Print the lines that run from the line with "A lead bar 0.6351" to the line with "Two bars lie", keeping both end lines, exactly as they appear in the entries below, and nothing else.

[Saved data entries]
========

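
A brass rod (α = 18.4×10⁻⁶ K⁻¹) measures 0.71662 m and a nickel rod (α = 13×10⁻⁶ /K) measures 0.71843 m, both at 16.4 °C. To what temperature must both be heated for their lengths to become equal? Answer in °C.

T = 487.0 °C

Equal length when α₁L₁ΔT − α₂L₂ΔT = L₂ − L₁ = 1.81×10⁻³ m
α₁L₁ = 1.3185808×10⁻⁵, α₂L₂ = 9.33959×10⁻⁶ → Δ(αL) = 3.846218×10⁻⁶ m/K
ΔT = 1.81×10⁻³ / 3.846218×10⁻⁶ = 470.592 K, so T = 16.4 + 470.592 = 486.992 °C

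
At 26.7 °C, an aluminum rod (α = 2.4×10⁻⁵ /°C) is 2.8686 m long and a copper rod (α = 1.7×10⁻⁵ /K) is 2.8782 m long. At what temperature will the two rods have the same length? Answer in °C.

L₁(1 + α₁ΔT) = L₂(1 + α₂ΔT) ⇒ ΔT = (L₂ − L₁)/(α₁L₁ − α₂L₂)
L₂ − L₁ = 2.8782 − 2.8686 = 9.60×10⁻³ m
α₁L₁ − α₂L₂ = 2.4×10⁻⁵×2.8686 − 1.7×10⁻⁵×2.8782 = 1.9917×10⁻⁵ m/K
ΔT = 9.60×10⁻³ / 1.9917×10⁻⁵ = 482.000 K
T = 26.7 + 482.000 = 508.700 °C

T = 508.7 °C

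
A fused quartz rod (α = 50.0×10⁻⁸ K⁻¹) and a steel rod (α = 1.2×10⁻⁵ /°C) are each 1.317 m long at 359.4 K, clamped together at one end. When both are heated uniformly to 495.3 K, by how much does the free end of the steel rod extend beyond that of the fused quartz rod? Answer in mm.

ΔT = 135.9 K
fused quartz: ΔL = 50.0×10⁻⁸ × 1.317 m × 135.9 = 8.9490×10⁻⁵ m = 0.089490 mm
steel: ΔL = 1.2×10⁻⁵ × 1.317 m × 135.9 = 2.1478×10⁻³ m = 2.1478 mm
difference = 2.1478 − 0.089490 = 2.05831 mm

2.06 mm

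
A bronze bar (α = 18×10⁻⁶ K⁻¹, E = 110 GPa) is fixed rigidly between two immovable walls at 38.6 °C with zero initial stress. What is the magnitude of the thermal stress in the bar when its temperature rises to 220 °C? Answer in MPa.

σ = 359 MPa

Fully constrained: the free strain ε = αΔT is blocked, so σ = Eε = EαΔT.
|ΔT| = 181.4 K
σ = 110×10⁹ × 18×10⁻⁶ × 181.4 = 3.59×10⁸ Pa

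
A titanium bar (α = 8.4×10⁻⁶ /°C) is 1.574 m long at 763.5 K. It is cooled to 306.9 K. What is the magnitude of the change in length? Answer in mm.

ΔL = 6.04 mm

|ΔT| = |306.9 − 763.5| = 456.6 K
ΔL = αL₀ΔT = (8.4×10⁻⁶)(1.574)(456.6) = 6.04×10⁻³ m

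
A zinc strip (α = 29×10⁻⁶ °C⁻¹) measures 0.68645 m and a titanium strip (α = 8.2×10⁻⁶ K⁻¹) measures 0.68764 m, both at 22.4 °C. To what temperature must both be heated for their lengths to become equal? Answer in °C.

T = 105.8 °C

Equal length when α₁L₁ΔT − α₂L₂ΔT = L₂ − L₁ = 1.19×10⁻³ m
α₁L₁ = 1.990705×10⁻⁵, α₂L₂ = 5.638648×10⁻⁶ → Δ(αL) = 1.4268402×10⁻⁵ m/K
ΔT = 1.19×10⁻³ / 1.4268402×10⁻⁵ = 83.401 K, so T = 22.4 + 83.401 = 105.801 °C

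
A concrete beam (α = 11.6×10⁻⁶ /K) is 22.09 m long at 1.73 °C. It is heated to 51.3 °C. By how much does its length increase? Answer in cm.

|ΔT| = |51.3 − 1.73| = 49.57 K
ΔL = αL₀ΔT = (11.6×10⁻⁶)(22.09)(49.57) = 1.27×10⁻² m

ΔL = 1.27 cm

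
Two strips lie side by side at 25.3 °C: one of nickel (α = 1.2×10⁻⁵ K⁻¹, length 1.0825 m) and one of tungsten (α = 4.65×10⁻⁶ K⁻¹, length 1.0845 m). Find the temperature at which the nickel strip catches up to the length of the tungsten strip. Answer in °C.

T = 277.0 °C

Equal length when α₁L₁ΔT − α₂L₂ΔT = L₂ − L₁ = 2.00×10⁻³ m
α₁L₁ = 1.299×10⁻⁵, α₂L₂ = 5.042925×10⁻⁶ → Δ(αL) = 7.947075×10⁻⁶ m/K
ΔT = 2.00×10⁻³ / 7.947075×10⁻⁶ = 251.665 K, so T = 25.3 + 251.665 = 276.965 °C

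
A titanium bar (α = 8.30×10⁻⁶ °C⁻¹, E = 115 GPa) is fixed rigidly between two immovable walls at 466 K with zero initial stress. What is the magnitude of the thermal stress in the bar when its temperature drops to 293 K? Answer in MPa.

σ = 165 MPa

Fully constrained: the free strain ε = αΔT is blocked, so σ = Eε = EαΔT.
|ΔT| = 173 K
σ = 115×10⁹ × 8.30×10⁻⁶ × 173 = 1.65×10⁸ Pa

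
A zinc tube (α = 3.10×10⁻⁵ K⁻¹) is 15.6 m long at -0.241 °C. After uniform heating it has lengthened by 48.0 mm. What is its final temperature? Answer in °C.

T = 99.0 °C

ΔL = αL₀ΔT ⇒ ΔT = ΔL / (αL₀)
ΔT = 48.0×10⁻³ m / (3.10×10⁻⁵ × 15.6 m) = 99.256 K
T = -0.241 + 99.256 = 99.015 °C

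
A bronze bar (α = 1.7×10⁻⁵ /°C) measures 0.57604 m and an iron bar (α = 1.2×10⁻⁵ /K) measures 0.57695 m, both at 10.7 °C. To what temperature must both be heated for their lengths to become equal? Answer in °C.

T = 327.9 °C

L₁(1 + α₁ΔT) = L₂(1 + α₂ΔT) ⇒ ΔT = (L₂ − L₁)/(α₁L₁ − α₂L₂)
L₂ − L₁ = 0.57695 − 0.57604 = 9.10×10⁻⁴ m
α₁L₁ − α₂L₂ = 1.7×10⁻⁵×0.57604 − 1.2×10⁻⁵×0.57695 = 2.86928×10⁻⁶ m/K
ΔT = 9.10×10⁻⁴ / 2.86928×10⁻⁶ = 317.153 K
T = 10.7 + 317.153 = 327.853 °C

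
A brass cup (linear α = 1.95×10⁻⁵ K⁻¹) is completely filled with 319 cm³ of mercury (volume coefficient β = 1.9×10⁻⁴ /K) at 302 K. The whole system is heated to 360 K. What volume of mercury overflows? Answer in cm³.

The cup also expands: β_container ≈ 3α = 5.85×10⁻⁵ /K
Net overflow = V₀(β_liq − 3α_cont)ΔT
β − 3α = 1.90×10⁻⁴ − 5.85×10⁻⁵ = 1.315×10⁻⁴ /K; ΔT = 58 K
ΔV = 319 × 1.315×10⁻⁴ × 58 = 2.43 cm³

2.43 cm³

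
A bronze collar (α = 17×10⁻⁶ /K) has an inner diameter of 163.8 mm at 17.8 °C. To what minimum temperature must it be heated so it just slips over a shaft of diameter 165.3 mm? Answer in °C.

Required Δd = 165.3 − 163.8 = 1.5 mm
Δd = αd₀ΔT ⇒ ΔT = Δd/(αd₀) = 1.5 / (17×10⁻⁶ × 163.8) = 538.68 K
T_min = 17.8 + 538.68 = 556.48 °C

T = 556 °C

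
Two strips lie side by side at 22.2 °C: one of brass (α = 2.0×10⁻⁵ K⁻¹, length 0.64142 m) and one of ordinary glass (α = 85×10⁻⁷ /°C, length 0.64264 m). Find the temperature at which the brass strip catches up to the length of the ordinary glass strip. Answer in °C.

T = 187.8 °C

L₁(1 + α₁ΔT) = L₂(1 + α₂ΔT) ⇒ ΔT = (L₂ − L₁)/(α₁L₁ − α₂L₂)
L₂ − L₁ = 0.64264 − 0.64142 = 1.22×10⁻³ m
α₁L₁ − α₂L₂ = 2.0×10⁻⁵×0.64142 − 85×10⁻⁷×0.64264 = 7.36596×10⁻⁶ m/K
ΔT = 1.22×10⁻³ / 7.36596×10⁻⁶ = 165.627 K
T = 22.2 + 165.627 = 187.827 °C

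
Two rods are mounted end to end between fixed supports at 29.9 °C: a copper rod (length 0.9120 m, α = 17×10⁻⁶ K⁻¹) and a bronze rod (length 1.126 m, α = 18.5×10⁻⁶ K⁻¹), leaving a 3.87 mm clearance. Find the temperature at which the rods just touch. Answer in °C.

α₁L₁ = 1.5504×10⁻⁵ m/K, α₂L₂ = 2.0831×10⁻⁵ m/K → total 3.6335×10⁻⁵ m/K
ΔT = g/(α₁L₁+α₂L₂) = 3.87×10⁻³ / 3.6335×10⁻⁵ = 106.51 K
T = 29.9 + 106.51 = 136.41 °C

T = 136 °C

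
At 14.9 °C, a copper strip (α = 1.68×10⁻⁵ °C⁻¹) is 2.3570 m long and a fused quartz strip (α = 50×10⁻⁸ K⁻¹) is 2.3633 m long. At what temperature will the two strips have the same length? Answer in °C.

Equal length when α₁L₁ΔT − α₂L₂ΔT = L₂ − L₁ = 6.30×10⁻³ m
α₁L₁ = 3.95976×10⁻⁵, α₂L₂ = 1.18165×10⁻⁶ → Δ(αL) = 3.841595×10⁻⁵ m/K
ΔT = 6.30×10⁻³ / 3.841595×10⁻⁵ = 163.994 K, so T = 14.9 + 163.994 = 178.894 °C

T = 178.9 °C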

========

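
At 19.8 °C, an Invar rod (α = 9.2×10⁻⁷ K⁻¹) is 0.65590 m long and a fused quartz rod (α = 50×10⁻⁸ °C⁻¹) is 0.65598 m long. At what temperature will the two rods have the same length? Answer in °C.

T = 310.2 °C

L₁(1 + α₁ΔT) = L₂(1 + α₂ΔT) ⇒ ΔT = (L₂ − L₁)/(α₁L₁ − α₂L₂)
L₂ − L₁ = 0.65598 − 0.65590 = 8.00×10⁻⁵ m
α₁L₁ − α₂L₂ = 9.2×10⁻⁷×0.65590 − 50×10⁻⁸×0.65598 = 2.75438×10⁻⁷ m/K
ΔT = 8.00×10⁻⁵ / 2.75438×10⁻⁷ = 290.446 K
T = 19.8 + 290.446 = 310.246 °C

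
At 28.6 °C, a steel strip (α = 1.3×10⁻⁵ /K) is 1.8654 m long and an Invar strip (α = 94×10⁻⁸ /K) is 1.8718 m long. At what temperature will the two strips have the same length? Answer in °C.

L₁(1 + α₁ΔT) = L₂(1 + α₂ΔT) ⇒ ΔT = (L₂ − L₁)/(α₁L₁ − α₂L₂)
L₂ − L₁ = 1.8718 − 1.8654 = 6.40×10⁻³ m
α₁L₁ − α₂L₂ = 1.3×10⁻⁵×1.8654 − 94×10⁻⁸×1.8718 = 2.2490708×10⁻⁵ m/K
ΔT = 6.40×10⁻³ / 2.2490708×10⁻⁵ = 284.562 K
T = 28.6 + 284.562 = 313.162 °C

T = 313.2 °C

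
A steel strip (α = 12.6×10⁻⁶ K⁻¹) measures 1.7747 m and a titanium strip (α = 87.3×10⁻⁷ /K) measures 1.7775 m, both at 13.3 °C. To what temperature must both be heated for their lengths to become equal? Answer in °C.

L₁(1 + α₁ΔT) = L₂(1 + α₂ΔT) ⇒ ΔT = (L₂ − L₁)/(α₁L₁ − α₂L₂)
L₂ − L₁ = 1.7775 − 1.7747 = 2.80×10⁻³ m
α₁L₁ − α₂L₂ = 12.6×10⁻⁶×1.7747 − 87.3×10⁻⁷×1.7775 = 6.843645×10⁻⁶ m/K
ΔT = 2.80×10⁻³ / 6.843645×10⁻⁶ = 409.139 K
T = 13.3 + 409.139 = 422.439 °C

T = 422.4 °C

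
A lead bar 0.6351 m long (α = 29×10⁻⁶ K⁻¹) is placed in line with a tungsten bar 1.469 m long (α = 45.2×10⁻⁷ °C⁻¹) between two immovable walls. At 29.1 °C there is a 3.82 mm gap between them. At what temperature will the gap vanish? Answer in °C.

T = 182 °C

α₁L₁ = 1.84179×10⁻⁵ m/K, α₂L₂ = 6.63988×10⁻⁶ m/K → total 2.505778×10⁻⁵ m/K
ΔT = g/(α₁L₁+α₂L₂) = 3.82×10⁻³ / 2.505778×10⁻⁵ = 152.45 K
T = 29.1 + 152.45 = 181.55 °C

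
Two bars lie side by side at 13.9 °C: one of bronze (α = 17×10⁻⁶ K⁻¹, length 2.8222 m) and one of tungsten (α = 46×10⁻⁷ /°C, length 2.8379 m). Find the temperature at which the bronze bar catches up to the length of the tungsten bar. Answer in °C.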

========

**Exercise answer**
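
A lead bar 0.6351 m long (α = 29×10⁻⁶ K⁻¹) is placed in line with a tungsten bar 1.469 m long (α = 45.2×10⁻⁷ °C⁻¹) between two immovable walls. At 29.1 °C there is a 3.82 mm gap between them. At what temperature will the gap vanish? Answer in °C.

T = 182 °C

α₁L₁ = 1.84179×10⁻⁵ m/K, α₂L₂ = 6.63988×10⁻⁶ m/K → total 2.505778×10⁻⁵ m/K
ΔT = g/(α₁L₁+α₂L₂) = 3.82×10⁻³ / 2.505778×10⁻⁵ = 152.45 K
T = 29.1 + 152.45 = 181.55 °C

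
Two bars lie side by side at 13.9 °C: one of bronze (α = 17×10⁻⁶ K⁻¹, length 2.8222 m) and one of tungsten (α = 46×10⁻⁷ /°C, length 2.8379 m). Find the temperature at which the bronze bar catches up to the length of the tungsten bar. Answer in °C.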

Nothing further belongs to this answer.